### Aim of the task
Write out the entries once more, exactly as they appear.

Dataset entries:
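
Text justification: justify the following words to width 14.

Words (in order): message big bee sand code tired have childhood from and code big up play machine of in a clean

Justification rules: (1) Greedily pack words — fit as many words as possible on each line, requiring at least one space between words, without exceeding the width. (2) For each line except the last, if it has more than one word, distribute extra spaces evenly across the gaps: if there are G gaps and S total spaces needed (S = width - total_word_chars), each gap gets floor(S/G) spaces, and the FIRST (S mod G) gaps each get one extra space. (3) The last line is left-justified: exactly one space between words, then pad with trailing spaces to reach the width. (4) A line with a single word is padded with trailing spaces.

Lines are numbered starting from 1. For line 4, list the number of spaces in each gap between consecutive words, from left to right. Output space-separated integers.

Line 1: ['message', 'big'] (min_width=11, slack=3)
Line 2: ['bee', 'sand', 'code'] (min_width=13, slack=1)
Line 3: ['tired', 'have'] (min_width=10, slack=4)
Line 4: ['childhood', 'from'] (min_width=14, slack=0)
Line 5: ['and', 'code', 'big'] (min_width=12, slack=2)
Line 6: ['up', 'play'] (min_width=7, slack=7)
Line 7: ['machine', 'of', 'in'] (min_width=13, slack=1)
Line 8: ['a', 'clean'] (min_width=7, slack=7)

Answer: 1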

### Solution
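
Text justification: justify the following words to width 14.

Words (in order): message big bee sand code tired have childhood from and code big up play machine of in a clean

Justification rules: (1) Greedily pack words — fit as many words as possible on each line, requiring at least one space between words, without exceeding the width. (2) For each line except the last, if it has more than one word, distribute extra spaces evenly across the gaps: if there are G gaps and S total spaces needed (S = width - total_word_chars), each gap gets floor(S/G) spaces, and the FIRST (S mod G) gaps each get one extra space. (3) The last line is left-justified: exactly one space between words, then pad with trailing spaces to reach the width. (4) A line with a single word is padded with trailing spaces.

Lines are numbered starting from 1. For line 4, list the number of spaces in each gap between consecutive words, from left to right. Output space-separated integers.

Line 1: ['message', 'big'] (min_width=11, slack=3)
Line 2: ['bee', 'sand', 'code'] (min_width=13, slack=1)
Line 3: ['tired', 'have'] (min_width=10, slack=4)
Line 4: ['childhood', 'from'] (min_width=14, slack=0)
Line 5: ['and', 'code', 'big'] (min_width=12, slack=2)
Line 6: ['up', 'play'] (min_width=7, slack=7)
Line 7: ['machine', 'of', 'in'] (min_width=13, slack=1)
Line 8: ['a', 'clean'] (min_width=7, slack=7)

Answer: 1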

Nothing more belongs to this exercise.